Records:
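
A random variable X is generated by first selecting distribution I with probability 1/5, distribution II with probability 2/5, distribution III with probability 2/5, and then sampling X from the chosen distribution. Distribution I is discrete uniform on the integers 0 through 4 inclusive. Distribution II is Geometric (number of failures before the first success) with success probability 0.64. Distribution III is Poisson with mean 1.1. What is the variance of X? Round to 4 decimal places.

Per component, I: μ=2, E[X²]=6; II: μ=0.5625, E[X²]=1.19531; III: μ=1.1, E[X²]=2.31.
E[X] = 0.2·2 + 0.4·0.5625 + 0.4·1.1 = 1.065.
E[X²] = 0.2·6 + 0.4·1.19531 + 0.4·2.31 = 2.60213.
Var(X) = E[X²] − (E[X])² = 2.60213 − 1.13423 = 1.4679.

1.4679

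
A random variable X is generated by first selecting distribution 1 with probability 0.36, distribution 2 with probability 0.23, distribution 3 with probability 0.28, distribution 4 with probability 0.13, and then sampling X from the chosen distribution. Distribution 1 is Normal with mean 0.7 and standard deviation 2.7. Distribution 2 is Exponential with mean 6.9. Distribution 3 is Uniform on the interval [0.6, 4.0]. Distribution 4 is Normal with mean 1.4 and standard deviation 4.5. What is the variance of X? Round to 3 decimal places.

Per component, 1: μ=0.7, E[X²]=7.78; 2: μ=6.9, E[X²]=95.22; 3: μ=2.3, E[X²]=6.25333; 4: μ=1.4, E[X²]=22.21.
E[X] = 0.36·0.7 + 0.23·6.9 + 0.28·2.3 + 0.13·1.4 = 2.665.
E[X²] = 0.36·7.78 + 0.23·95.22 + 0.28·6.25333 + 0.13·22.21 = 29.3396.
Var(X) = E[X²] − (E[X])² = 29.3396 − 7.10222 = 22.2374.

22.237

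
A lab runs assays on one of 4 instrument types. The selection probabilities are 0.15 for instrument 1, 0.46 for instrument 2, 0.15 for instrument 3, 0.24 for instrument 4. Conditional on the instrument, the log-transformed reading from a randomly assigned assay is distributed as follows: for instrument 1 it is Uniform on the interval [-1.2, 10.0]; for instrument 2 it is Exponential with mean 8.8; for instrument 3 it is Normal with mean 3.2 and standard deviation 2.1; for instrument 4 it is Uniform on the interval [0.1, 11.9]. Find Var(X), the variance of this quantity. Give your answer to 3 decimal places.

45.409

Per component, 1: μ=4.4, E[X²]=29.8133; 2: μ=8.8, E[X²]=154.88; 3: μ=3.2, E[X²]=14.65; 4: μ=6, E[X²]=47.6033.
E[X] = 0.15·4.4 + 0.46·8.8 + 0.15·3.2 + 0.24·6 = 6.628.
E[X²] = 0.15·29.8133 + 0.46·154.88 + 0.15·14.65 + 0.24·47.6033 = 89.3391.
Var(X) = E[X²] − (E[X])² = 89.3391 − 43.9304 = 45.4087.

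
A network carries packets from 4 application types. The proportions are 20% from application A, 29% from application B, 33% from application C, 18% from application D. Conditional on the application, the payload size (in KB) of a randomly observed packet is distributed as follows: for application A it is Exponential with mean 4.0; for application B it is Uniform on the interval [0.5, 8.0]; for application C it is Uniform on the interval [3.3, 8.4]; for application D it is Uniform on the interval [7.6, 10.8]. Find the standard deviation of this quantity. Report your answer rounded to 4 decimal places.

Per component, A: μ=4, E[X²]=32; B: μ=4.25, E[X²]=22.75; C: μ=5.85, E[X²]=36.39; D: μ=9.2, E[X²]=85.4933.
E[X] = 0.2·4 + 0.29·4.25 + 0.33·5.85 + 0.18·9.2 = 5.619.
E[X²] = 0.2·32 + 0.29·22.75 + 0.33·36.39 + 0.18·85.4933 = 40.395.
Var(X) = E[X²] − (E[X])² = 40.395 − 31.5732 = 8.82184.
SD(X) = √8.82184 = 2.97016.

2.9702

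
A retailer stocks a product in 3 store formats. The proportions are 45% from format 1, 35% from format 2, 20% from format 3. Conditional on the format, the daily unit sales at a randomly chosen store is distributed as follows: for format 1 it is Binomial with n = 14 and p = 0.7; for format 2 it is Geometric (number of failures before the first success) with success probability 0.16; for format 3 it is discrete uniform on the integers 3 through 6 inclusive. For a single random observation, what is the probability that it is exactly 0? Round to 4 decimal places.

Conditional on each format, P(X = 0): 1: 4.78297e-08; 2: 0.16; 3: 0.
By total probability, P(X = 0) = 0.45·4.78297e-08 + 0.35·0.16 + 0.2·0 = 0.056.

0.0560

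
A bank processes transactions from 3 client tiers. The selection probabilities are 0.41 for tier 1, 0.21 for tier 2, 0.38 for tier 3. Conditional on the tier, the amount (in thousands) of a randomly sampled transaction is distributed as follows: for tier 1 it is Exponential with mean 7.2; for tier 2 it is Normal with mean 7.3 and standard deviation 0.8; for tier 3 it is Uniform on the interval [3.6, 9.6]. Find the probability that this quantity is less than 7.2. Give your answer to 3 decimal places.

Conditional on each tier, P(X < 7.2): 1: 0.632121; 2: 0.450262; 3: 0.6.
By total probability, P(X < 7.2) = 0.41·0.632121 + 0.21·0.450262 + 0.38·0.6 = 0.581724.

0.582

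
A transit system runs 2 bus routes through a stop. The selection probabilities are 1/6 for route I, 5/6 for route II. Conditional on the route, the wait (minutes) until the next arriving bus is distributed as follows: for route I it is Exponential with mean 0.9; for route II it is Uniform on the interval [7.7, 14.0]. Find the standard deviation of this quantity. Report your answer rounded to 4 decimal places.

4.0794

Per component, I: μ=0.9, E[X²]=1.62; II: μ=10.85, E[X²]=121.03.
E[X] = 0.166667·0.9 + 0.833333·10.85 = 9.19167.
E[X²] = 0.166667·1.62 + 0.833333·121.03 = 101.128.
Var(X) = E[X²] − (E[X])² = 101.128 − 84.4867 = 16.6416.
SD(X) = √16.6416 = 4.07941.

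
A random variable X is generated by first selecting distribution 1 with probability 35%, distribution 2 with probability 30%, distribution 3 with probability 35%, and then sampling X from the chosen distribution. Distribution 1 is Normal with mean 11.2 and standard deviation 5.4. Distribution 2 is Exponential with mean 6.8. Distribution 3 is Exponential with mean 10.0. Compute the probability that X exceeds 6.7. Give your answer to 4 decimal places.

Conditional on each component, P(X > 6.7): 1: 0.797672; 2: 0.373329; 3: 0.511709.
By total probability, P(X > 6.7) = 0.35·0.797672 + 0.3·0.373329 + 0.35·0.511709 = 0.570282.

0.5703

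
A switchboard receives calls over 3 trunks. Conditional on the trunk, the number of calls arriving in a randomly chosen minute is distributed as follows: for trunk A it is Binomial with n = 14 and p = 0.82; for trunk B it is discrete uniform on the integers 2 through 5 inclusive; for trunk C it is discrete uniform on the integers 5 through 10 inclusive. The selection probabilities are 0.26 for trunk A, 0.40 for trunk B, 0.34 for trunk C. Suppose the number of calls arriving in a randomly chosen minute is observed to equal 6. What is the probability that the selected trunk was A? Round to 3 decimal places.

0.005

Likelihoods P(X=6 | ·): A: 0.00100605; B: 0; C: 0.166667.
Posterior ∝ prior × likelihood. Numerator for A: 0.26·0.00100605 = 0.000261572.
Normalizing constant: 0.26·0.00100605 + 0.4·0 + 0.34·0.166667 = 0.0569282.
P(A | observation) = 0.000261572 / 0.0569282 = 0.00459477.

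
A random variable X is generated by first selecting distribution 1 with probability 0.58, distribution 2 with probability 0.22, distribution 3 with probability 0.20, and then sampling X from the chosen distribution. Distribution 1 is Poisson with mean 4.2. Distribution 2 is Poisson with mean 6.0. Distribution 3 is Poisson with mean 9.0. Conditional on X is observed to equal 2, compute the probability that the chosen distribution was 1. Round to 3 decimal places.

Likelihoods P(X=2 | ·): 1: 0.132261; 2: 0.0446175; 3: 0.0049981.
Posterior ∝ prior × likelihood. Numerator for 1: 0.58·0.132261 = 0.0767114.
Normalizing constant: 0.58·0.132261 + 0.22·0.0446175 + 0.2·0.0049981 = 0.0875269.
P(1 | observation) = 0.0767114 / 0.0875269 = 0.876432.

0.876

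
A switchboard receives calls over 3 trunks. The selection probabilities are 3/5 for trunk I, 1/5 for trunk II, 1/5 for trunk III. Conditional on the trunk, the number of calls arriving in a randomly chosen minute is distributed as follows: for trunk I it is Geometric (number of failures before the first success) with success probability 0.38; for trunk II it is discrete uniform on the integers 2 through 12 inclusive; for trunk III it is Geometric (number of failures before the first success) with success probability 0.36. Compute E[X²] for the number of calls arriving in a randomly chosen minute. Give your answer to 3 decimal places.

For each component E[X²] = Var + (mean)², giving I: 6.95568; II: 59; III: 8.09877.
Overall E[X²] = 0.6·6.95568 + 0.2·59 + 0.2·8.09877 = 17.5932.

17.593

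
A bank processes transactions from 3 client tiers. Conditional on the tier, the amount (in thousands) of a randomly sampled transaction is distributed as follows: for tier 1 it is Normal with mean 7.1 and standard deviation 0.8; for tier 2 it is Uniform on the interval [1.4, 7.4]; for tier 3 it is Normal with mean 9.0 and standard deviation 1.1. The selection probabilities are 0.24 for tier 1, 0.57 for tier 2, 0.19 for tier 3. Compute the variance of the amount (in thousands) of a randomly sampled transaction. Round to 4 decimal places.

5.5470

Per component, 1: μ=7.1, E[X²]=51.05; 2: μ=4.4, E[X²]=22.36; 3: μ=9, E[X²]=82.21.
E[X] = 0.24·7.1 + 0.57·4.4 + 0.19·9 = 5.922.
E[X²] = 0.24·51.05 + 0.57·22.36 + 0.19·82.21 = 40.6171.
Var(X) = E[X²] − (E[X])² = 40.6171 − 35.0701 = 5.54702.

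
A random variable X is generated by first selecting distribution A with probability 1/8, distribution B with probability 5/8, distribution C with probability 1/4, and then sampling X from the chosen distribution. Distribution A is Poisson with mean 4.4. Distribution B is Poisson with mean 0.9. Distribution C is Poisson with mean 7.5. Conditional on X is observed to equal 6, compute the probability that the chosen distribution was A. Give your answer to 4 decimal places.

0.3104

Likelihoods P(X=6 | ·): A: 0.123734; B: 0.000300094; C: 0.136718.
Posterior ∝ prior × likelihood. Numerator for A: 0.125·0.123734 = 0.0154667.
Normalizing constant: 0.125·0.123734 + 0.625·0.000300094 + 0.25·0.136718 = 0.0498338.
P(A | observation) = 0.0154667 / 0.0498338 = 0.310366.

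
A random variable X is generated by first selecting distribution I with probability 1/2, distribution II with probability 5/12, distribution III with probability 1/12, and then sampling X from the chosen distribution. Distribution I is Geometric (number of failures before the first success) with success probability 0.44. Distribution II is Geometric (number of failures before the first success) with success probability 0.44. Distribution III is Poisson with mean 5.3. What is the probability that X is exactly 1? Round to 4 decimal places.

Conditional on each component, P(X = 1): I: 0.2464; II: 0.2464; III: 0.0264554.
By total probability, P(X = 1) = 0.5·0.2464 + 0.416667·0.2464 + 0.0833333·0.0264554 = 0.228071.

0.2281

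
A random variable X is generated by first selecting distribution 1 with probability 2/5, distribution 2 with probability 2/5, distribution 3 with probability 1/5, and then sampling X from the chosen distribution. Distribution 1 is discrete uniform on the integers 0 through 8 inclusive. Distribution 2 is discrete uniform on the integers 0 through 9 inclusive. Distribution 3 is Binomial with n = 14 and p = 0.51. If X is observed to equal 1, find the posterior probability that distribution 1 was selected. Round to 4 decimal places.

Likelihoods P(X=1 | ·): 1: 0.111111; 2: 0.1; 3: 0.000670266.
Posterior ∝ prior × likelihood. Numerator for 1: 0.4·0.111111 = 0.0444444.
Normalizing constant: 0.4·0.111111 + 0.4·0.1 + 0.2·0.000670266 = 0.0845785.
P(1 | observation) = 0.0444444 / 0.0845785 = 0.525482.

0.5255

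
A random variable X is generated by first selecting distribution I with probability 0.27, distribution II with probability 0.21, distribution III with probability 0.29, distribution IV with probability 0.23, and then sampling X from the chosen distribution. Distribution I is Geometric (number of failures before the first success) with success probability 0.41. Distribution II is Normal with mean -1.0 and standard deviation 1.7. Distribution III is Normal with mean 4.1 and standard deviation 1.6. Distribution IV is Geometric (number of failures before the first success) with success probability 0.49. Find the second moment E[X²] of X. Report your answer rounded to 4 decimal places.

For each component E[X²] = Var + (mean)², giving I: 5.58061; II: 3.89; III: 19.37; IV: 3.20741.
Overall E[X²] = 0.27·5.58061 + 0.21·3.89 + 0.29·19.37 + 0.23·3.20741 = 8.67867.

8.6787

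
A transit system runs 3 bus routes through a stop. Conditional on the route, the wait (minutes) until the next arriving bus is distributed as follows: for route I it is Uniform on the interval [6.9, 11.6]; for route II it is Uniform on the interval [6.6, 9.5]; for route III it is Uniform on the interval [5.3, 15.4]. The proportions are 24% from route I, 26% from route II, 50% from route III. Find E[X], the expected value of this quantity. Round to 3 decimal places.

9.488

Component means — I: 9.25; II: 8.05; III: 10.35.
E[X] = 0.24·9.25 + 0.26·8.05 + 0.5·10.35 = 9.488.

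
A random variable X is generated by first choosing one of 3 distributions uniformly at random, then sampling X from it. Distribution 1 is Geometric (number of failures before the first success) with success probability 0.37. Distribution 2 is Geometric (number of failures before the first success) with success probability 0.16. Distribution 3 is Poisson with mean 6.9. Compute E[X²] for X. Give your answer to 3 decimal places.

For each component E[X²] = Var + (mean)², giving 1: 7.5011; 2: 60.375; 3: 54.51.
Overall E[X²] = 0.333333·7.5011 + 0.333333·60.375 + 0.333333·54.51 = 40.7954.

40.795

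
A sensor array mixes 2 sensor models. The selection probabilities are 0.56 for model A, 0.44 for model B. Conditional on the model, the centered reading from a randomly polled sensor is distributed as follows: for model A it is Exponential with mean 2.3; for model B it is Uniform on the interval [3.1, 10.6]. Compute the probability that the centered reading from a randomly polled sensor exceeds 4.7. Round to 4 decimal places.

0.4187

Conditional on each model, P(X > 4.7): A: 0.129577; B: 0.786667.
By total probability, P(X > 4.7) = 0.56·0.129577 + 0.44·0.786667 = 0.418697.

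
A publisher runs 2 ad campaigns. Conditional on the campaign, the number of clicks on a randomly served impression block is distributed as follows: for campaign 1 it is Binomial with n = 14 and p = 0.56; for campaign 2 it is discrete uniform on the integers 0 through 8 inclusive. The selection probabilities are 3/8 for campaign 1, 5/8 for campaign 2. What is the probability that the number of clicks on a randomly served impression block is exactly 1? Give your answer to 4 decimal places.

0.0695

Conditional on each campaign, P(X = 1): 1: 0.000181636; 2: 0.111111.
By total probability, P(X = 1) = 0.375·0.000181636 + 0.625·0.111111 = 0.0695126.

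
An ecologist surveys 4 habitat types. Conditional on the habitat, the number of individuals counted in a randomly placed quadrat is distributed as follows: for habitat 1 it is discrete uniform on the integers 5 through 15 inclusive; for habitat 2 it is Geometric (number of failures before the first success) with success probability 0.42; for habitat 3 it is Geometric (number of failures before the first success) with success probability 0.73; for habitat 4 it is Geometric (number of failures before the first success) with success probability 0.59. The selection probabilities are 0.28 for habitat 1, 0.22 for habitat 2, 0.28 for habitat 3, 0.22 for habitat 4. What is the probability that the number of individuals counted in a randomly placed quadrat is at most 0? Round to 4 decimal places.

Conditional on each habitat, P(X ≤ 0): 1: 0; 2: 0.42; 3: 0.73; 4: 0.59.
By total probability, P(X ≤ 0) = 0.28·0 + 0.22·0.42 + 0.28·0.73 + 0.22·0.59 = 0.4266.

0.4266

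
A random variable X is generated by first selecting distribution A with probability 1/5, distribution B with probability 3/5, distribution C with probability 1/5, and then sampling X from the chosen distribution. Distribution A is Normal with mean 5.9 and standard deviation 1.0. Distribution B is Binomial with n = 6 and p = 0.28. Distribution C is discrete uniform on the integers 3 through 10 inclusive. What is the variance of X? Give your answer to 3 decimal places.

6.915

Per component, A: μ=5.9, E[X²]=35.81; B: μ=1.68, E[X²]=4.032; C: μ=6.5, E[X²]=47.5.
E[X] = 0.2·5.9 + 0.6·1.68 + 0.2·6.5 = 3.488.
E[X²] = 0.2·35.81 + 0.6·4.032 + 0.2·47.5 = 19.0812.
Var(X) = E[X²] − (E[X])² = 19.0812 − 12.1661 = 6.91506.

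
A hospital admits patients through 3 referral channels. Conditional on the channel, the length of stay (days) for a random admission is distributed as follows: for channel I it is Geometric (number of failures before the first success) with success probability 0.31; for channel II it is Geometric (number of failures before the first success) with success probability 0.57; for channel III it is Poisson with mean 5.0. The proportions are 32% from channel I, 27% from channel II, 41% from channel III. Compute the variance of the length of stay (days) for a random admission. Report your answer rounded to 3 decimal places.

Per component, I: μ=2.22581, E[X²]=12.1342; II: μ=0.754386, E[X²]=1.89258; III: μ=5, E[X²]=30.
E[X] = 0.32·2.22581 + 0.27·0.754386 + 0.41·5 = 2.96594.
E[X²] = 0.32·12.1342 + 0.27·1.89258 + 0.41·30 = 16.694.
Var(X) = E[X²] − (E[X])² = 16.694 − 8.79681 = 7.89714.

7.897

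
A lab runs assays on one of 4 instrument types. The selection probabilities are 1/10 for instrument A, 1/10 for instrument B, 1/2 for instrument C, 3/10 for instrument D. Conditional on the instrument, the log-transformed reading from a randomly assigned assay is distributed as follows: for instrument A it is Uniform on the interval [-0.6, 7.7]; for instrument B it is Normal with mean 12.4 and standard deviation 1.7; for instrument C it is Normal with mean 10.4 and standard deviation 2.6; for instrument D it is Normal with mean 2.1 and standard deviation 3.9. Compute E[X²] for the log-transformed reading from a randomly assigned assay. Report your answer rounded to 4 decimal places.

80.8453

For each component E[X²] = Var + (mean)², giving A: 18.3433; B: 156.65; C: 114.92; D: 19.62.
Overall E[X²] = 0.1·18.3433 + 0.1·156.65 + 0.5·114.92 + 0.3·19.62 = 80.8453.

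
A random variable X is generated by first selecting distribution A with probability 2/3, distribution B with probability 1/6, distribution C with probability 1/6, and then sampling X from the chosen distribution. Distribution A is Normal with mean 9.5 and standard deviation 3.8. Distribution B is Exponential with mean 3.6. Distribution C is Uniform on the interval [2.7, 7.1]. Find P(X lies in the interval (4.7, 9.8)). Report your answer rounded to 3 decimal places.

Conditional on each component, P(4.7 < X < 9.8): A: 0.428197; B: 0.205293; C: 0.545455.
By total probability, P(4.7 < X < 9.8) = 0.666667·0.428197 + 0.166667·0.205293 + 0.166667·0.545455 = 0.410589.

0.411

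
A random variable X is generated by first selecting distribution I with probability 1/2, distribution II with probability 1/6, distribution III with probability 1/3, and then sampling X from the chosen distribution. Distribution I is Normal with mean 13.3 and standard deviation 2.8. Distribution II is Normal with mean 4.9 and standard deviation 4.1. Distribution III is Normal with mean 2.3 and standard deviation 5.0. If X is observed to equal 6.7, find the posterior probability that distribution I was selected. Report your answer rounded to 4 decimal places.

0.1190

Likelihoods f(6.7 | ·): I: 0.00885636; II: 0.0883635; III: 0.0541728.
Posterior ∝ prior × likelihood. Numerator for I: 0.5·0.00885636 = 0.00442818.
Normalizing constant: 0.5·0.00885636 + 0.166667·0.0883635 + 0.333333·0.0541728 = 0.037213.
P(I | observation) = 0.00442818 / 0.037213 = 0.118995.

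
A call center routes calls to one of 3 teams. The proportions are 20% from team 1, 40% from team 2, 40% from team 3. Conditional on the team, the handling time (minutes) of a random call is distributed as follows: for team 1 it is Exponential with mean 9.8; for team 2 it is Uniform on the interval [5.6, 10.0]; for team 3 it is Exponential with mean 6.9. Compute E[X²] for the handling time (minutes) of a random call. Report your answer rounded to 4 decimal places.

For each component E[X²] = Var + (mean)², giving 1: 192.08; 2: 62.4533; 3: 95.22.
Overall E[X²] = 0.2·192.08 + 0.4·62.4533 + 0.4·95.22 = 101.485.

101.4853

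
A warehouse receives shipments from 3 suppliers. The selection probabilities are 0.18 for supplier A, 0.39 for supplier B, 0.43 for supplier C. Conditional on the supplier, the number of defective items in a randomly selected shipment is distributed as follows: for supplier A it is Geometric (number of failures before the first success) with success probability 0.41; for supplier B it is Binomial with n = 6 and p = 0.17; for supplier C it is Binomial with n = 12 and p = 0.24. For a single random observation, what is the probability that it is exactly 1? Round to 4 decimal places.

Conditional on each supplier, P(X = 1): A: 0.2419; B: 0.401782; C: 0.140716.
By total probability, P(X = 1) = 0.18·0.2419 + 0.39·0.401782 + 0.43·0.140716 = 0.260745.

0.2607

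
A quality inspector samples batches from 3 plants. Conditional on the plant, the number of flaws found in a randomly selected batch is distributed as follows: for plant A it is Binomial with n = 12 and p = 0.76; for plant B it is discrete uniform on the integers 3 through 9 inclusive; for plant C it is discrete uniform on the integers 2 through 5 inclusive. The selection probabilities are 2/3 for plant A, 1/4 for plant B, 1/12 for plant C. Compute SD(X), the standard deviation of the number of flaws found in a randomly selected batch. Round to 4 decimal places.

Per component, A: μ=9.12, E[X²]=85.3632; B: μ=6, E[X²]=40; C: μ=3.5, E[X²]=13.5.
E[X] = 0.666667·9.12 + 0.25·6 + 0.0833333·3.5 = 7.87167.
E[X²] = 0.666667·85.3632 + 0.25·40 + 0.0833333·13.5 = 68.0338.
Var(X) = E[X²] − (E[X])² = 68.0338 − 61.9631 = 6.07066.
SD(X) = √6.07066 = 2.46387.

2.4639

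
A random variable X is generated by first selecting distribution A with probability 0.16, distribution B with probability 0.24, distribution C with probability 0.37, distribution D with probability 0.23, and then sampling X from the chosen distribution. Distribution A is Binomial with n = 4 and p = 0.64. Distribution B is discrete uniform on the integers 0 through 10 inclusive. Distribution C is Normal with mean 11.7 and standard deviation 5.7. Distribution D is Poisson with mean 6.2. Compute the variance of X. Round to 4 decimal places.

28.2965

Per component, A: μ=2.56, E[X²]=7.4752; B: μ=5, E[X²]=35; C: μ=11.7, E[X²]=169.38; D: μ=6.2, E[X²]=44.64.
E[X] = 0.16·2.56 + 0.24·5 + 0.37·11.7 + 0.23·6.2 = 7.3646.
E[X²] = 0.16·7.4752 + 0.24·35 + 0.37·169.38 + 0.23·44.64 = 82.5338.
Var(X) = E[X²] − (E[X])² = 82.5338 − 54.2373 = 28.2965.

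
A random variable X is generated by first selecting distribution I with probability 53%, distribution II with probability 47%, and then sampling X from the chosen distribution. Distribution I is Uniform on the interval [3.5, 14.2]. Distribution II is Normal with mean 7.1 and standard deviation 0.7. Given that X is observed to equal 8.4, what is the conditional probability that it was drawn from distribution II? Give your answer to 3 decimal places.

Likelihoods f(8.4 | ·): I: 0.0934579; II: 0.101596.
Posterior ∝ prior × likelihood. Numerator for II: 0.47·0.101596 = 0.04775.
Normalizing constant: 0.53·0.0934579 + 0.47·0.101596 = 0.0972827.
P(II | observation) = 0.04775 / 0.0972827 = 0.490838.

0.491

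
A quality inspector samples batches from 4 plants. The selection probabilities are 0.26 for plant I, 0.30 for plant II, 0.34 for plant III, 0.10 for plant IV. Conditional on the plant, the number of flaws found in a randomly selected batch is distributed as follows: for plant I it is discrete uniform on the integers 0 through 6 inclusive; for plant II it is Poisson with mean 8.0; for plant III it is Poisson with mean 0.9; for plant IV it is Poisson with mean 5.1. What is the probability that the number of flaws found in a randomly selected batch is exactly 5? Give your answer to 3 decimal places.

Conditional on each plant, P(X = 5): I: 0.142857; II: 0.0916037; III: 0.00200063; IV: 0.175294.
By total probability, P(X = 5) = 0.26·0.142857 + 0.3·0.0916037 + 0.34·0.00200063 + 0.1·0.175294 = 0.0828336.

0.083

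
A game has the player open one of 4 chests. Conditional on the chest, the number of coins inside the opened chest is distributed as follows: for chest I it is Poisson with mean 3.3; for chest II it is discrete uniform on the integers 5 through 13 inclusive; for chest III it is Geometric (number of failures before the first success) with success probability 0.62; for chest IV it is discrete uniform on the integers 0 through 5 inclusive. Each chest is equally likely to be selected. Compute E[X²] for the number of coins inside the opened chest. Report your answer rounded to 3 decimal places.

For each component E[X²] = Var + (mean)², giving I: 14.19; II: 87.6667; III: 1.3642; IV: 9.16667.
Overall E[X²] = 0.25·14.19 + 0.25·87.6667 + 0.25·1.3642 + 0.25·9.16667 = 28.0969.

28.097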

Goal of the exercise:
The lines from the one containing "A game has the" to the final line of the listing above must be set down exactly, both included.

Solution to the problem:
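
A game has the player open one of 4 chests. Conditional on the chest, the number of coins inside the opened chest is distributed as follows: for chest I it is Poisson with mean 3.3; for chest II it is discrete uniform on the integers 5 through 13 inclusive; for chest III it is Geometric (number of failures before the first success) with success probability 0.62; for chest IV it is discrete uniform on the integers 0 through 5 inclusive. Each chest is equally likely to be selected. Compute E[X²] for the number of coins inside the opened chest. Report your answer rounded to 3 decimal places.

For each component E[X²] = Var + (mean)², giving I: 14.19; II: 87.6667; III: 1.3642; IV: 9.16667.
Overall E[X²] = 0.25·14.19 + 0.25·87.6667 + 0.25·1.3642 + 0.25·9.16667 = 28.0969.

28.097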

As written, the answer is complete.